**About this exercise**: In the records below, find the line that contains "Apply Move-to-Front (MTF)", then transcribe it and every later line exactly, stopping at the final line.

───── Material supplied

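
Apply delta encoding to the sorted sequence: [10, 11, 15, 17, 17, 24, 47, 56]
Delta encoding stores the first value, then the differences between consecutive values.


First value: 10
Deltas:
  11 - 10 = 1
  15 - 11 = 4
  17 - 15 = 2
  17 - 17 = 0
  24 - 17 = 7
  47 - 24 = 23
  56 - 47 = 9


Delta encoded: [10, 1, 4, 2, 0, 7, 23, 9]


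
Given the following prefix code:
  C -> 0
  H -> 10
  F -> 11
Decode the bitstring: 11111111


Decoding step by step:
Bits 11 -> F
Bits 11 -> F
Bits 11 -> F
Bits 11 -> F


Decoded message: FFFF


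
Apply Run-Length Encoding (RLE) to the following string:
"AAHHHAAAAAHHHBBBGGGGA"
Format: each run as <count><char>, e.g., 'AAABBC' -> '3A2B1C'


Scanning runs left to right:
  i=0: run of 'A' x 2 -> '2A'
  i=2: run of 'H' x 3 -> '3H'
  i=5: run of 'A' x 5 -> '5A'
  i=10: run of 'H' x 3 -> '3H'
  i=13: run of 'B' x 3 -> '3B'
  i=16: run of 'G' x 4 -> '4G'
  i=20: run of 'A' x 1 -> '1A'

RLE = 2A3H5A3H3B4G1A


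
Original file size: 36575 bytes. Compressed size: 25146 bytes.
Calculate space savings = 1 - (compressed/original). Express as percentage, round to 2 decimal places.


ratio = compressed/original = 25146/36575 = 0.687519
savings = 1 - ratio = 1 - 0.687519 = 0.312481
as a percentage: 0.312481 * 100 = 31.25%

Space savings = 1 - 25146/36575 = 31.25%


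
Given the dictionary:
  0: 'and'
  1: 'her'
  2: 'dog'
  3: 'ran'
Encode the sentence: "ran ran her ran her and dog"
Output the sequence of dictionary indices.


Look up each word in the dictionary:
  'ran' -> 3
  'ran' -> 3
  'her' -> 1
  'ran' -> 3
  'her' -> 1
  'and' -> 0
  'dog' -> 2

Encoded: [3, 3, 1, 3, 1, 0, 2]


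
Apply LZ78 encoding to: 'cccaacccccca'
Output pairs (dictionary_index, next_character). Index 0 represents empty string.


LZ78 encoding steps:
Dictionary: {0: ''}
Step 1: w='' (idx 0), next='c' -> output (0, 'c'), add 'c' as idx 1
Step 2: w='c' (idx 1), next='c' -> output (1, 'c'), add 'cc' as idx 2
Step 3: w='' (idx 0), next='a' -> output (0, 'a'), add 'a' as idx 3
Step 4: w='a' (idx 3), next='c' -> output (3, 'c'), add 'ac' as idx 4
Step 5: w='cc' (idx 2), next='c' -> output (2, 'c'), add 'ccc' as idx 5
Step 6: w='cc' (idx 2), next='a' -> output (2, 'a'), add 'cca' as idx 6


Encoded: [(0, 'c'), (1, 'c'), (0, 'a'), (3, 'c'), (2, 'c'), (2, 'a')]


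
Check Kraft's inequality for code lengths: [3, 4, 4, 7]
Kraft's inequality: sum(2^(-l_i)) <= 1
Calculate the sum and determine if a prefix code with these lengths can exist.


Sum = 2^(-3) + 2^(-4) + 2^(-4) + 2^(-7)
    = 0.125 + 0.0625 + 0.0625 + 0.0078125
    = 33/128 = 0.2578125
Since 0.2578125 <= 1, Kraft's inequality IS satisfied.
A prefix code with these lengths CAN exist.

Kraft sum = 0.2578125. Satisfied.


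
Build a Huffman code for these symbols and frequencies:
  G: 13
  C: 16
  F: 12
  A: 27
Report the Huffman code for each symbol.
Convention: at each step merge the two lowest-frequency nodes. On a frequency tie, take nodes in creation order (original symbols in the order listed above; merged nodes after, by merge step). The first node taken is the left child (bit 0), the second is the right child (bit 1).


Huffman tree construction:
Step 1: Merge F(12) + G(13) = 25
Step 2: Merge C(16) + (F+G)(25) = 41
Step 3: Merge A(27) + (C+(F+G))(41) = 68
Read each symbol's code off the tree from the root (left child = 0, right child = 1).

Codes:
  G: 111 (length 3)
  C: 10 (length 2)
  F: 110 (length 3)
  A: 0 (length 1)
Average code length: 134/68 = 1.9706 bits/symbol


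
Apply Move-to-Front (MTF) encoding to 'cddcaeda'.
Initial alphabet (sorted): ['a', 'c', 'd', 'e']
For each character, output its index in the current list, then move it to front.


MTF encoding:
'c': index 1 in ['a', 'c', 'd', 'e'] -> ['c', 'a', 'd', 'e']
'd': index 2 in ['c', 'a', 'd', 'e'] -> ['d', 'c', 'a', 'e']
'd': index 0 in ['d', 'c', 'a', 'e'] -> ['d', 'c', 'a', 'e']
'c': index 1 in ['d', 'c', 'a', 'e'] -> ['c', 'd', 'a', 'e']
'a': index 2 in ['c', 'd', 'a', 'e'] -> ['a', 'c', 'd', 'e']
'e': index 3 in ['a', 'c', 'd', 'e'] -> ['e', 'a', 'c', 'd']
'd': index 3 in ['e', 'a', 'c', 'd'] -> ['d', 'e', 'a', 'c']
'a': index 2 in ['d', 'e', 'a', 'c'] -> ['a', 'd', 'e', 'c']


Output: [1, 2, 0, 1, 2, 3, 3, 2]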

──────────

**Task solution**:
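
Apply Move-to-Front (MTF) encoding to 'cddcaeda'.
Initial alphabet (sorted): ['a', 'c', 'd', 'e']
For each character, output its index in the current list, then move it to front.


MTF encoding:
'c': index 1 in ['a', 'c', 'd', 'e'] -> ['c', 'a', 'd', 'e']
'd': index 2 in ['c', 'a', 'd', 'e'] -> ['d', 'c', 'a', 'e']
'd': index 0 in ['d', 'c', 'a', 'e'] -> ['d', 'c', 'a', 'e']
'c': index 1 in ['d', 'c', 'a', 'e'] -> ['c', 'd', 'a', 'e']
'a': index 2 in ['c', 'd', 'a', 'e'] -> ['a', 'c', 'd', 'e']
'e': index 3 in ['a', 'c', 'd', 'e'] -> ['e', 'a', 'c', 'd']
'd': index 3 in ['e', 'a', 'c', 'd'] -> ['d', 'e', 'a', 'c']
'a': index 2 in ['d', 'e', 'a', 'c'] -> ['a', 'd', 'e', 'c']


Output: [1, 2, 0, 1, 2, 3, 3, 2]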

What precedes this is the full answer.